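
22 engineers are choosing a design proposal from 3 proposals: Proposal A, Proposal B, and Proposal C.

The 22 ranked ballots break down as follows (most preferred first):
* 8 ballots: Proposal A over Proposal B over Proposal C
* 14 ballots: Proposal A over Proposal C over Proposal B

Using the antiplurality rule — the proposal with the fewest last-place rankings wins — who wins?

Last-place votes: Proposal A 0, Proposal B 14, Proposal C 8.

Proposal A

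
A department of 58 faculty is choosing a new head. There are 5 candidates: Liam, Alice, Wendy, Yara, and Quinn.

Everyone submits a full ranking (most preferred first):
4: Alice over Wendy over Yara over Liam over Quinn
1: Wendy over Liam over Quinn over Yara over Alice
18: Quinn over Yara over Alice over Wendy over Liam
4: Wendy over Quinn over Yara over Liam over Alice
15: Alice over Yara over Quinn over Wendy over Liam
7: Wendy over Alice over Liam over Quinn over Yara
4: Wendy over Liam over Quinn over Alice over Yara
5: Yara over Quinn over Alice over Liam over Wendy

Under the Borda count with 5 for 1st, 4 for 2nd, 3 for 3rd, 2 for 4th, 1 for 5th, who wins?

Alice

Liam: 4×2 + 1×4 + 18×1 + 4×2 + 15×1 + 7×3 + 4×4 + 5×2 = 100
Alice: 4×5 + 1×1 + 18×3 + 4×1 + 15×5 + 7×4 + 4×2 + 5×3 = 205
Wendy: 4×4 + 1×5 + 18×2 + 4×5 + 15×2 + 7×5 + 4×5 + 5×1 = 167
Yara: 4×3 + 1×2 + 18×4 + 4×3 + 15×4 + 7×1 + 4×1 + 5×5 = 194
Quinn: 4×1 + 1×3 + 18×5 + 4×4 + 15×3 + 7×2 + 4×3 + 5×4 = 204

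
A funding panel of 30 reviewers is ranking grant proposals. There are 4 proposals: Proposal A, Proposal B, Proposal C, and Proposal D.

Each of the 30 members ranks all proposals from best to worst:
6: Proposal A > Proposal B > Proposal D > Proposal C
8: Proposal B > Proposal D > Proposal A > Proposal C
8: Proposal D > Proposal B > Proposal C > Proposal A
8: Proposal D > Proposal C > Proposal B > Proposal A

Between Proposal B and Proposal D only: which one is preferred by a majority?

Proposal D

Proposal B is ranked above Proposal D on 14 ballots; Proposal D above Proposal B on 16.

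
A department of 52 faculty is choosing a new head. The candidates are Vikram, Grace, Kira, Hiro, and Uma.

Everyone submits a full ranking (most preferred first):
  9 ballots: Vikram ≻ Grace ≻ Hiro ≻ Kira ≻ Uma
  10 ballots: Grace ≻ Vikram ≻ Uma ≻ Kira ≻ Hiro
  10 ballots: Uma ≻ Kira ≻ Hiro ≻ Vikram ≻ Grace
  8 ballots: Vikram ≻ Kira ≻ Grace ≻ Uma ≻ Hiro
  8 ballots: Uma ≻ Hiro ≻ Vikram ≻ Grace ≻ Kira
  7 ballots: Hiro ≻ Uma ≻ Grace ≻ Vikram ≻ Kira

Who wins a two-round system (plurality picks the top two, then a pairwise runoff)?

Vikram

Round 1 first-place votes: Vikram 17, Grace 10, Kira 0, Hiro 7, Uma 18. Uma and Vikram advance.
Runoff: Uma is ranked above Vikram on 25 ballots, Vikram above Uma on 27.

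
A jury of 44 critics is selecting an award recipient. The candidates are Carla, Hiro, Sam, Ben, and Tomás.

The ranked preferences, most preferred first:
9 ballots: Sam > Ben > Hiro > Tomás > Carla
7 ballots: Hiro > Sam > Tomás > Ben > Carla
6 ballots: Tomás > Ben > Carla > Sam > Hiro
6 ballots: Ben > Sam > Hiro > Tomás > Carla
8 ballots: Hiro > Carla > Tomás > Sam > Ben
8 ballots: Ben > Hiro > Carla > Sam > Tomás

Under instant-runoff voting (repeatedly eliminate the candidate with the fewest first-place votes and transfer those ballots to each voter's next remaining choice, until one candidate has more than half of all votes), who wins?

Round 1: Carla 0, Hiro 15, Sam 9, Ben 14, Tomás 6. Carla eliminated.
Round 2: Hiro 15, Sam 9, Ben 14, Tomás 6. Tomás eliminated.
Round 3: Hiro 15, Sam 9, Ben 20. Sam eliminated.
Round 4: Hiro 15, Ben 29. Ben has a majority (≥23).

Ben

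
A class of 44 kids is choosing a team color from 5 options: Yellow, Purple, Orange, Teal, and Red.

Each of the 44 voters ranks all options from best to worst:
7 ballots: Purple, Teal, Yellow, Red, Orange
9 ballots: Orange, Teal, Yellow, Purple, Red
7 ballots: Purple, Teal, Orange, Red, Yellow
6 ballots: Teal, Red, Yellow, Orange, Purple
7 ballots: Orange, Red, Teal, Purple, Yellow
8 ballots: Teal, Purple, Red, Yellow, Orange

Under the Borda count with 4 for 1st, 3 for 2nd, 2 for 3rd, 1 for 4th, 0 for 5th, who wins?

Teal

Yellow: 7×2 + 9×2 + 7×0 + 6×2 + 7×0 + 8×1 = 52
Purple: 7×4 + 9×1 + 7×4 + 6×0 + 7×1 + 8×3 = 96
Orange: 7×0 + 9×4 + 7×2 + 6×1 + 7×4 + 8×0 = 84
Teal: 7×3 + 9×3 + 7×3 + 6×4 + 7×2 + 8×4 = 139
Red: 7×1 + 9×0 + 7×1 + 6×3 + 7×3 + 8×2 = 69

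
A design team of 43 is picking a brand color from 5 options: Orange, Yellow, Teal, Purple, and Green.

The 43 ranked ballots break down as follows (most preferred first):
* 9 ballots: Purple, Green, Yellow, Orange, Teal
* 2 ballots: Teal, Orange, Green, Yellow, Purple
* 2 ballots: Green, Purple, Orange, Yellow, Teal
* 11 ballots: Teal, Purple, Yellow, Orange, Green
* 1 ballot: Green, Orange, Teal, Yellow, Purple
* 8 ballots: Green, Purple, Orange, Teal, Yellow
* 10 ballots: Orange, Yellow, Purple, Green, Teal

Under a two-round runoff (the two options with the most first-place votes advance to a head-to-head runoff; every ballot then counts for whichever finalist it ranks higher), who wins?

Green

Round 1 first-place votes: Orange 10, Yellow 0, Teal 13, Purple 9, Green 11. Teal and Green advance.
Runoff: Teal is ranked above Green on 13 ballots, Green above Teal on 30.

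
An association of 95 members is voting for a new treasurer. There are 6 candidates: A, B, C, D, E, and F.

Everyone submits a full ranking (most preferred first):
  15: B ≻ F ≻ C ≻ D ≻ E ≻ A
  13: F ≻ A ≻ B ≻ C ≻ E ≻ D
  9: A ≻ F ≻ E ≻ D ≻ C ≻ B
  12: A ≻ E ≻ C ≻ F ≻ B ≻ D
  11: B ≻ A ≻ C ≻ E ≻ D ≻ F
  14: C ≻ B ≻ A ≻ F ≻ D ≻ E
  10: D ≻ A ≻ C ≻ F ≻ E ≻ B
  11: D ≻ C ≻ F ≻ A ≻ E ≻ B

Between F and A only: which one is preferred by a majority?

F is ranked above A on 39 ballots; A above F on 56.

A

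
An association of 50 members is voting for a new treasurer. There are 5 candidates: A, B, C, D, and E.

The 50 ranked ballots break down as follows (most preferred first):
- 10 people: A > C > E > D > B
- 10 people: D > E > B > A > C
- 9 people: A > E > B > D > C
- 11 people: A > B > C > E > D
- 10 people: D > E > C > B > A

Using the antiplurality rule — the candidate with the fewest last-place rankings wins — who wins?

E

Last-place votes: A 10, B 10, C 19, D 11, E 0.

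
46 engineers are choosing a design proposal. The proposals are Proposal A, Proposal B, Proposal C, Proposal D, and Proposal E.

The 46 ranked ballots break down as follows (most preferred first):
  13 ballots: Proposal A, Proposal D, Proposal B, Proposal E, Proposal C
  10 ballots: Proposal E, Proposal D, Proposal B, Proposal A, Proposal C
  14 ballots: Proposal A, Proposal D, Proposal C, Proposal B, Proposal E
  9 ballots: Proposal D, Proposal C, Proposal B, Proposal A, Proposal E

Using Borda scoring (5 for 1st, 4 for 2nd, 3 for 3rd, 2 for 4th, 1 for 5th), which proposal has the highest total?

Proposal A: 13×5 + 10×2 + 14×5 + 9×2 = 173
Proposal B: 13×3 + 10×3 + 14×2 + 9×3 = 124
Proposal C: 13×1 + 10×1 + 14×3 + 9×4 = 101
Proposal D: 13×4 + 10×4 + 14×4 + 9×5 = 193
Proposal E: 13×2 + 10×5 + 14×1 + 9×1 = 99

Proposal D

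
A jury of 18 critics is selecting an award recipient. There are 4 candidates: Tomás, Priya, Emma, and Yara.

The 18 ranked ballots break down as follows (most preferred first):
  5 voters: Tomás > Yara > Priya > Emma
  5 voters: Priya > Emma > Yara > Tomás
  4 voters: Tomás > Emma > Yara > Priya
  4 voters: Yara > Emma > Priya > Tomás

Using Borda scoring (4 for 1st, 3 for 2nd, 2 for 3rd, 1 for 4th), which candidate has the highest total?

Tomás: 5×4 + 5×1 + 4×4 + 4×1 = 45
Priya: 5×2 + 5×4 + 4×1 + 4×2 = 42
Emma: 5×1 + 5×3 + 4×3 + 4×3 = 44
Yara: 5×3 + 5×2 + 4×2 + 4×4 = 49

Yara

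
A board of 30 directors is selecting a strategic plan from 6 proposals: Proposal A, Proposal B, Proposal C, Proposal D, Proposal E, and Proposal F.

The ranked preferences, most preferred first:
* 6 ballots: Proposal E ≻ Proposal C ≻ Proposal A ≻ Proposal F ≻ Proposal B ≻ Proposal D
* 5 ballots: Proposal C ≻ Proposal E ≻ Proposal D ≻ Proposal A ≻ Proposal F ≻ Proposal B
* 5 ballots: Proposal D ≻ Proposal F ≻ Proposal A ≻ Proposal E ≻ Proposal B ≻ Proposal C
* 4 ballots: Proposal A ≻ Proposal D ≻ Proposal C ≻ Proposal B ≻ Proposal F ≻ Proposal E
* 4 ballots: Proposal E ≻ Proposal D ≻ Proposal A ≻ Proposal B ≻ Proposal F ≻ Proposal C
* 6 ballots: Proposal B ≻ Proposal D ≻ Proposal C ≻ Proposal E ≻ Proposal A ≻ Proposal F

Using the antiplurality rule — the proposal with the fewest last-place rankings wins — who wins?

Last-place votes: Proposal A 0, Proposal B 5, Proposal C 9, Proposal D 6, Proposal E 4, Proposal F 6.

Proposal A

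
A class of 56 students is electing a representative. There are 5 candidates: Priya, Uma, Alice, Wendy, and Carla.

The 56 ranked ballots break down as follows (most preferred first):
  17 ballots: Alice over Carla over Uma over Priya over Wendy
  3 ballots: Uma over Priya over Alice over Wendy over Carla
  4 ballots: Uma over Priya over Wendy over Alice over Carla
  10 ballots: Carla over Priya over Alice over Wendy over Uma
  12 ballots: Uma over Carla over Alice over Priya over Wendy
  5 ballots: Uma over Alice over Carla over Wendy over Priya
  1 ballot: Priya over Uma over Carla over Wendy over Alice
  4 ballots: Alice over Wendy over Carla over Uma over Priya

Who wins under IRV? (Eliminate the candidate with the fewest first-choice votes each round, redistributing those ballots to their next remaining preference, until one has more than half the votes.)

Round 1: Priya 1, Uma 24, Alice 21, Wendy 0, Carla 10. Wendy eliminated.
Round 2: Priya 1, Uma 24, Alice 21, Carla 10. Priya eliminated.
Round 3: Uma 25, Alice 21, Carla 10. Carla eliminated.
Round 4: Uma 25, Alice 31. Alice has a majority (≥29).

Alice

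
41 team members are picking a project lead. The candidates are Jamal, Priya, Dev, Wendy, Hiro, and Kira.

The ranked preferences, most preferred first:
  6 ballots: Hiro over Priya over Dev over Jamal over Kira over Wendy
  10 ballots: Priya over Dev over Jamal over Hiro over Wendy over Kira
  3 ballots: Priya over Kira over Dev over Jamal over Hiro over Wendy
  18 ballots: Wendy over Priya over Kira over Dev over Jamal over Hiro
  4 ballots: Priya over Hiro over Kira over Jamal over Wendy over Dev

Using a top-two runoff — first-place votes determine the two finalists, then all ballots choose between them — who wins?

Round 1 first-place votes: Jamal 0, Priya 17, Dev 0, Wendy 18, Hiro 6, Kira 0. Wendy and Priya advance.
Runoff: Wendy is ranked above Priya on 18 ballots, Priya above Wendy on 23.

Priya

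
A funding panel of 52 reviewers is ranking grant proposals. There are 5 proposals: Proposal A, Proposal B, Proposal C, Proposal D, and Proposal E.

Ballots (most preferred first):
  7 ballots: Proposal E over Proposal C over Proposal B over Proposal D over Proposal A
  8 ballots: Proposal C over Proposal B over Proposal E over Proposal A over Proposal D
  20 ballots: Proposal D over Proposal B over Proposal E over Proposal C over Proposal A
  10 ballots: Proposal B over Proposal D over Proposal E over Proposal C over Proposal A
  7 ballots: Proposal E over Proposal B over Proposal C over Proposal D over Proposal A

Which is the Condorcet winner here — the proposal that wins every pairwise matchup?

Proposal B vs Proposal A: 52–0
Proposal B vs Proposal C: 37–15
Proposal B vs Proposal D: 32–20
Proposal B vs Proposal E: 38–14
Proposal B beats every other proposal.

Proposal B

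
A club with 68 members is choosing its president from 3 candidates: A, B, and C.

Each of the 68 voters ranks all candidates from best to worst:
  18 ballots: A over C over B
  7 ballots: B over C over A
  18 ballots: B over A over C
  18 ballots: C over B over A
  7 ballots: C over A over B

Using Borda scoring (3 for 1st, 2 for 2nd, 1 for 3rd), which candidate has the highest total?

C

A: 18×3 + 7×1 + 18×2 + 18×1 + 7×2 = 129
B: 18×1 + 7×3 + 18×3 + 18×2 + 7×1 = 136
C: 18×2 + 7×2 + 18×1 + 18×3 + 7×3 = 143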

# # # # # # #

### ACTIVITY
Your answer should consist of the lines from the line with "41 team members" to the line with "10 ballots: Priya" above, repeated exactly, both ends included.

### COMPLETED EXERCISE
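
41 team members are picking a project lead. The candidates are Jamal, Priya, Dev, Wendy, Hiro, and Kira.

The ranked preferences, most preferred first:
  6 ballots: Hiro over Priya over Dev over Jamal over Kira over Wendy
  10 ballots: Priya over Dev over Jamal over Hiro over Wendy over Kira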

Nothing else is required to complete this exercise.